Stored items from a collection:
------------------------------------------------------------------------

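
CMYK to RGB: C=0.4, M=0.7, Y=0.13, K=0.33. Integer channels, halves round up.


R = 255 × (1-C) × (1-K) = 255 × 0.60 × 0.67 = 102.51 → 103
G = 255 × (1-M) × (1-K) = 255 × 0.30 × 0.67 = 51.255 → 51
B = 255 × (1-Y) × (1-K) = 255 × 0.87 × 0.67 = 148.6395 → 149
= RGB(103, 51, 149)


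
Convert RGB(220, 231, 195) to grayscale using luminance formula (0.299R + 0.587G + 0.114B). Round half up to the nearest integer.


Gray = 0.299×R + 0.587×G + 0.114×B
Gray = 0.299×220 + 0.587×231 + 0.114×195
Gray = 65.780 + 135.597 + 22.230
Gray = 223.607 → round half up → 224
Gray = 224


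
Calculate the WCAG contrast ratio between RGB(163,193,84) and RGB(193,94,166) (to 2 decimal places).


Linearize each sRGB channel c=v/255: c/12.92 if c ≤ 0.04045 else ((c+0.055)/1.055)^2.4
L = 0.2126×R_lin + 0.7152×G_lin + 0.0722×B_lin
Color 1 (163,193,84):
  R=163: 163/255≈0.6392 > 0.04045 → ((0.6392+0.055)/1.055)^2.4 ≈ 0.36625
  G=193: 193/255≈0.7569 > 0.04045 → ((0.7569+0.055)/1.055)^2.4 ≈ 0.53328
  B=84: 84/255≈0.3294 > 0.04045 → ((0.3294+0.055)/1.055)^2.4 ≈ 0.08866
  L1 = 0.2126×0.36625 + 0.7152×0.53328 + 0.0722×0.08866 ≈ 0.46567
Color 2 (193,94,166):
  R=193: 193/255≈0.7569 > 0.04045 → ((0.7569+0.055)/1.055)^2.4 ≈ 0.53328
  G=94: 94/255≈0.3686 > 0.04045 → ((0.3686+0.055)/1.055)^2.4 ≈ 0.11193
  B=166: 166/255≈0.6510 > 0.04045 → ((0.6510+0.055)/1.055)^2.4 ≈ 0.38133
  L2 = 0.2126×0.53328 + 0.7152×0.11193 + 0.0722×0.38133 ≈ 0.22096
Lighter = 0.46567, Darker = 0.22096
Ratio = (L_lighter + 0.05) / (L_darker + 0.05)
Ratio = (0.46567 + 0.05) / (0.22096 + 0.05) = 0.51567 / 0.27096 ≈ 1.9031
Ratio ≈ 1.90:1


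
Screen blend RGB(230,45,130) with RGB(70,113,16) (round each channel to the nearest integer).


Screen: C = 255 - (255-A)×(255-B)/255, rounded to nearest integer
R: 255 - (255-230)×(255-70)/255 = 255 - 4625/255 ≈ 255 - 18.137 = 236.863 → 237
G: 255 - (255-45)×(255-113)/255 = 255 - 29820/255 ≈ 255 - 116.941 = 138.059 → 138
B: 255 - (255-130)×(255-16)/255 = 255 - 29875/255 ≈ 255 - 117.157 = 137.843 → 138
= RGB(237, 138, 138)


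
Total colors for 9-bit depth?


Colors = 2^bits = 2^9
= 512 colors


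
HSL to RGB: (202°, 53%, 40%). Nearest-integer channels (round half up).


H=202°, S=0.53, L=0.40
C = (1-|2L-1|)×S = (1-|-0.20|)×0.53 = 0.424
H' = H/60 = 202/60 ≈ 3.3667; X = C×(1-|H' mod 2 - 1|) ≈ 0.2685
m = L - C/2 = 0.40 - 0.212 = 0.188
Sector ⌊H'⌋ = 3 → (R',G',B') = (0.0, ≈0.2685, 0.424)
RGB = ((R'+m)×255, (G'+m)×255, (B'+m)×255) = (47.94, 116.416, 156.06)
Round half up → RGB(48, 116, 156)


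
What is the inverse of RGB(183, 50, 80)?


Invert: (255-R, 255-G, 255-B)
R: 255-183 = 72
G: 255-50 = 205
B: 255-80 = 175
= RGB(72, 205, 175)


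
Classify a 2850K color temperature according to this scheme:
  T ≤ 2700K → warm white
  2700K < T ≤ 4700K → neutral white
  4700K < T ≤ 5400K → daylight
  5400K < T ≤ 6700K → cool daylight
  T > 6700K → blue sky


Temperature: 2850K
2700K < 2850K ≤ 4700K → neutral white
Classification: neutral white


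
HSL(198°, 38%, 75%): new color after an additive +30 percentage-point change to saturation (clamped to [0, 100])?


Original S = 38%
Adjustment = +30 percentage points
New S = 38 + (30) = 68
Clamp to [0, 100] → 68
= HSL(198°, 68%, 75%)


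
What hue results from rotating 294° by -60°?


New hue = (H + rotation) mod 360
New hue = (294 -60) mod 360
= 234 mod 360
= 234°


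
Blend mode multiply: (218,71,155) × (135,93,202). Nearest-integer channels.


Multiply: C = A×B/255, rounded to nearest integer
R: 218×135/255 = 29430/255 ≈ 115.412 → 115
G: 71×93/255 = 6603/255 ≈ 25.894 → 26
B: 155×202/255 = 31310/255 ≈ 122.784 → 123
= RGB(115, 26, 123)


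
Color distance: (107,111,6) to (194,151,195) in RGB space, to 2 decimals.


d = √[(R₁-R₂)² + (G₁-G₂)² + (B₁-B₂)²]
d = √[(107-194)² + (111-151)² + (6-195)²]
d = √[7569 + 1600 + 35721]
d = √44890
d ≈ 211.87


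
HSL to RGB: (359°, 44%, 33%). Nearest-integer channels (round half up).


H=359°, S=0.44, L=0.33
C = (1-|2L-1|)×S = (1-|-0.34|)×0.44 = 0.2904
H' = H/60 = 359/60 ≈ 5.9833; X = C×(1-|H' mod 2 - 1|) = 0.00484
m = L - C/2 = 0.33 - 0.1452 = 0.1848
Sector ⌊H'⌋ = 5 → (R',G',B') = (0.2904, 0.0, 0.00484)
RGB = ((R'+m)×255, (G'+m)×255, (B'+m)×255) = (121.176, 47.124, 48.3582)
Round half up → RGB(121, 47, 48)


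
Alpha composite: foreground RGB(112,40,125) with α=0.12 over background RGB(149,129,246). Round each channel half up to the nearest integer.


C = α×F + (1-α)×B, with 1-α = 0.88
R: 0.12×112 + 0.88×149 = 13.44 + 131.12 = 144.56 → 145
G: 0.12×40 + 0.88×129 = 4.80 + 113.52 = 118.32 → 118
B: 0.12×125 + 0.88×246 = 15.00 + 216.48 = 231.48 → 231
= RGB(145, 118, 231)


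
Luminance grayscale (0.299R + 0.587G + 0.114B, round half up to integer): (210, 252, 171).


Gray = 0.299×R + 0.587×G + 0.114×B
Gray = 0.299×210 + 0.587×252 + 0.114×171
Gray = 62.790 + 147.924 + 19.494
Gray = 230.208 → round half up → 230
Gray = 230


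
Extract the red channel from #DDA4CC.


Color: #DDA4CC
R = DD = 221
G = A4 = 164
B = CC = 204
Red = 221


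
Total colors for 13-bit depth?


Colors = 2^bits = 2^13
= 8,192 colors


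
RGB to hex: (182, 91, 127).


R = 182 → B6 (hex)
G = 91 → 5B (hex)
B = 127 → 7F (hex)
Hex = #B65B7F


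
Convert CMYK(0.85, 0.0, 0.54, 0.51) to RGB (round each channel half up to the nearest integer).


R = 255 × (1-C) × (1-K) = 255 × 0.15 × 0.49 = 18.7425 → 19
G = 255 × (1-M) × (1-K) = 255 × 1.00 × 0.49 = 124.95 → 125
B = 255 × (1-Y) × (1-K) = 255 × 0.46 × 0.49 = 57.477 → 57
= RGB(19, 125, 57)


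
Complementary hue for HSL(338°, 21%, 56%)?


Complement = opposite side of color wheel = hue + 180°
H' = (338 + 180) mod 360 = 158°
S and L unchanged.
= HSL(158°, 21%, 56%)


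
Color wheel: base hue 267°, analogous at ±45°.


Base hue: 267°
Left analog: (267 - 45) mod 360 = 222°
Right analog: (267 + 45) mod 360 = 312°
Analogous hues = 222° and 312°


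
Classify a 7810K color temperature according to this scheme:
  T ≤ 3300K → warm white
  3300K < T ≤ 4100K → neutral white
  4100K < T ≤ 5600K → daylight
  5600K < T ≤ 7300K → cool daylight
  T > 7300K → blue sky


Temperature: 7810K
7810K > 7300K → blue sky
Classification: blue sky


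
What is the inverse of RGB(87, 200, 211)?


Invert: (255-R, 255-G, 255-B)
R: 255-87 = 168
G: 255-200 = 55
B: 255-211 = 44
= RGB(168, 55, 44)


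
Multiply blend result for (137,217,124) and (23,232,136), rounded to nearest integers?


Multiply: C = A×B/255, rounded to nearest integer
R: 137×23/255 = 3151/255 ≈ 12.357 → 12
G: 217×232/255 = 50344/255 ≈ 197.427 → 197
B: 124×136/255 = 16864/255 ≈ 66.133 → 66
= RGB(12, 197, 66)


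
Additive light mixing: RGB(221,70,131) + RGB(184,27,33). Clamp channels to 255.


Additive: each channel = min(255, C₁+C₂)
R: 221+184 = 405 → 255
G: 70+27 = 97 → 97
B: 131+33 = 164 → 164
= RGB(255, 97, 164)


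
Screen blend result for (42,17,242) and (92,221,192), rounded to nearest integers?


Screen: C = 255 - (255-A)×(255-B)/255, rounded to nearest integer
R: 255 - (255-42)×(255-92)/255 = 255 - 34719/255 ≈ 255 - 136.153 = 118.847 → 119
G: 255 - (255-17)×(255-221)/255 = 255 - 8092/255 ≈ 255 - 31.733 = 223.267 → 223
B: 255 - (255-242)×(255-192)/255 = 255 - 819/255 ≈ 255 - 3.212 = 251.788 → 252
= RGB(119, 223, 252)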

------------------------------------------------------------------------

Wherever the word "according" turns up in the records, copy out the line it is on.

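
Classify a 2850K color temperature according to this scheme:
Classify a 7810K color temperature according to this scheme: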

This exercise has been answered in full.